From the line containing "Willowbrook Inc will" to the end of the entries, return every line exactly, both ends included, and add nothing.

▬▬▬▬▬▬

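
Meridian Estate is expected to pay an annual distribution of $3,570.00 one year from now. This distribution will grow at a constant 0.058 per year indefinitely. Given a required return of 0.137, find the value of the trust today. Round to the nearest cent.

Growing perpetuity: P = D₁ / (r − g) = $3,570.0000 / (0.137 − 0.058) = $45,189.87

$45189.87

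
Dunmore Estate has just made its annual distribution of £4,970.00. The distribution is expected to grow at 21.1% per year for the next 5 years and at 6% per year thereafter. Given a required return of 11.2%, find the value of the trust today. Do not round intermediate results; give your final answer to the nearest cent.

D_1 = 6018.67000
D_2 = 7288.60937
D_3 = 8826.50595
D_4 = 10688.89870
D_5 = 12944.25633
Terminal value at year 5: TV = D_5×(1+g_2)/(r−g_2) = 13720.91171/0.052 = 263863.68669
P_0 = D_1/(1+r)^1 + D_2/(1+r)^2 + D_3/(1+r)^3 + D_4/(1+r)^4 + D_5/(1+r)^5 + TV/(1+r)^5
    = 5412.47302 + 5894.33888 + 6419.10466 + 6990.58969 + 7612.95334 + 155187.12586 = 187516.58545

£187516.59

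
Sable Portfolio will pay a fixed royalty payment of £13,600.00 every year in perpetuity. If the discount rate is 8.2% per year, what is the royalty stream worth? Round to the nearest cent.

Level perpetuity: PV = C / r = £13,600.00 / 0.082 = £165,853.66

£165853.66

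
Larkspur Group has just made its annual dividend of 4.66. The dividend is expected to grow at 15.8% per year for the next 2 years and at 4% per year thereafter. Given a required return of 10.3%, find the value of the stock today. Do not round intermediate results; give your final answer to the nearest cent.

D_1 = 5.39628
D_2 = 6.24889
Terminal value at year 2: TV = D_2×(1+g_2)/(r−g_2) = 6.49885/0.063 = 103.15632
P_0 = D_1/(1+r)^1 + D_2/(1+r)^2 + TV/(1+r)^2
    = 4.89237 + 5.13632 + 84.79003 = 94.81872

94.82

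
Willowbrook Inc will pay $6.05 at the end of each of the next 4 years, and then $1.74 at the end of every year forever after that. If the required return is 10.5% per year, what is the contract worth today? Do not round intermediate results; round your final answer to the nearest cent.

$30.09

PV of 4-year annuity: $6.05 × [1 − (1+0.105)^−4] / 0.105 = 18.97194
Perpetuity value at year 4: $1.74 / 0.105 = 16.57143
PV of perpetuity: 16.57143 / (1+0.105)^4 = 11.11504
Total PV = 18.97194 + 11.11504 = 30.08698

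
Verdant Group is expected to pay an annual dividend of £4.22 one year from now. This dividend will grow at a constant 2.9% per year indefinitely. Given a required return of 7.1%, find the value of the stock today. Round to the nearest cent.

Growing perpetuity: P = D₁ / (r − g) = £4.2200 / (0.071 − 0.029) = £100.48

£100.48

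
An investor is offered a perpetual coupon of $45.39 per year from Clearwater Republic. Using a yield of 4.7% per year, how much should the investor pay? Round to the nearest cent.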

▬▬▬▬▬▬

» Solution to the exercise:
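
Willowbrook Inc will pay $6.05 at the end of each of the next 4 years, and then $1.74 at the end of every year forever after that. If the required return is 10.5% per year, what is the contract worth today? Do not round intermediate results; round your final answer to the nearest cent.

$30.09

PV of 4-year annuity: $6.05 × [1 − (1+0.105)^−4] / 0.105 = 18.97194
Perpetuity value at year 4: $1.74 / 0.105 = 16.57143
PV of perpetuity: 16.57143 / (1+0.105)^4 = 11.11504
Total PV = 18.97194 + 11.11504 = 30.08698

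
Verdant Group is expected to pay an annual dividend of £4.22 one year from now. This dividend will grow at a constant 2.9% per year indefinitely. Given a required return of 7.1%, find the value of the stock today. Round to the nearest cent.

Growing perpetuity: P = D₁ / (r − g) = £4.2200 / (0.071 − 0.029) = £100.48

£100.48

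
An investor is offered a perpetual coupon of $45.39 per year from Clearwater Republic. Using a yield of 4.7% per year, how much should the investor pay? Round to the nearest cent.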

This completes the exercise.